### Work instruction
Reproduce precisely the lines between the start of the data below and the line with "Answer: 17577/945652 ≈ 0.018587", both included.

Stored data:

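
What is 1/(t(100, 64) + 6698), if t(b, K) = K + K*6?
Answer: 1/7146 ≈ 0.00013994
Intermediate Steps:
t(b, K) = 7*K (t(b, K) = K + 6*K = 7*K)
1/(t(100, 64) + 6698) = 1/(7*64 + 6698) = 1/(448 + 6698) = 1/7146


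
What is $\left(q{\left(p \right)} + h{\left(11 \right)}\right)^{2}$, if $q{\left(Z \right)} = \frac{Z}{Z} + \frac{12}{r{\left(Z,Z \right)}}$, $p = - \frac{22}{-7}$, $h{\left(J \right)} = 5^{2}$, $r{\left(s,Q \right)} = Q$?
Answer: $\frac{107584}{121} \approx 889.12$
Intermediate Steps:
$h{\left(J \right)} = 25$
$p = \frac{22}{7}$ ($p = \left(-22\right) \left(- \frac{1}{7}\right) = \frac{22}{7} \approx 3.1429$)
$q{\left(Z \right)} = 1 + \frac{12}{Z}$ ($q{\left(Z \right)} = \frac{Z}{Z} + \frac{12}{Z} = 1 + \frac{12}{Z}$)
$\left(q{\left(p \right)} + h{\left(11 \right)}\right)^{2} = \left(\frac{12 + \frac{22}{7}}{\frac{22}{7}} + 25\right)^{2} = \left(\frac{7}{22} \cdot \frac{106}{7} + 25\right)^{2} = \left(\frac{53}{11} + 25\right)^{2} = \left(\frac{328}{11}\right)^{2} = \frac{107584}{121}$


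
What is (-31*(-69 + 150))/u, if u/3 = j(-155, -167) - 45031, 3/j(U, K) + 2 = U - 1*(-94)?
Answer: 17577/945652 ≈ 0.018587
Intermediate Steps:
j(U, K) = 3/(92 + U) (j(U, K) = 3/(-2 + (U - 1*(-94))) = 3/(-2 + (U + 94)) = 3/(-2 + (94 + U)) = 3/(92 + U))
u = -945652/7 (u = 3*(3/(92 - 155) - 45031) = 3*(3/(-63) - 45031) = 3*(3*(-1/63) - 45031) = 3*(-1/21 - 45031) = 3*(-945652/21) = -945652/7 ≈ -1.3509e+5)
(-31*(-69 + 150))/u = (-31*(-69 + 150))/(-945652/7) = -31*81*(-7/945652) = -2511*(-7/945652) = 17577/945652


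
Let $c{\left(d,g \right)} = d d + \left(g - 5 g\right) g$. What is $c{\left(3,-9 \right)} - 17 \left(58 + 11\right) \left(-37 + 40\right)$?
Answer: $-3834$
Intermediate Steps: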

### Exercise response
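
What is 1/(t(100, 64) + 6698), if t(b, K) = K + K*6?
Answer: 1/7146 ≈ 0.00013994
Intermediate Steps:
t(b, K) = 7*K (t(b, K) = K + 6*K = 7*K)
1/(t(100, 64) + 6698) = 1/(7*64 + 6698) = 1/(448 + 6698) = 1/7146


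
What is $\left(q{\left(p \right)} + h{\left(11 \right)}\right)^{2}$, if $q{\left(Z \right)} = \frac{Z}{Z} + \frac{12}{r{\left(Z,Z \right)}}$, $p = - \frac{22}{-7}$, $h{\left(J \right)} = 5^{2}$, $r{\left(s,Q \right)} = Q$?
Answer: $\frac{107584}{121} \approx 889.12$
Intermediate Steps:
$h{\left(J \right)} = 25$
$p = \frac{22}{7}$ ($p = \left(-22\right) \left(- \frac{1}{7}\right) = \frac{22}{7} \approx 3.1429$)
$q{\left(Z \right)} = 1 + \frac{12}{Z}$ ($q{\left(Z \right)} = \frac{Z}{Z} + \frac{12}{Z} = 1 + \frac{12}{Z}$)
$\left(q{\left(p \right)} + h{\left(11 \right)}\right)^{2} = \left(\frac{12 + \frac{22}{7}}{\frac{22}{7}} + 25\right)^{2} = \left(\frac{7}{22} \cdot \frac{106}{7} + 25\right)^{2} = \left(\frac{53}{11} + 25\right)^{2} = \left(\frac{328}{11}\right)^{2} = \frac{107584}{121}$


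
What is (-31*(-69 + 150))/u, if u/3 = j(-155, -167) - 45031, 3/j(U, K) + 2 = U - 1*(-94)?
Answer: 17577/945652 ≈ 0.018587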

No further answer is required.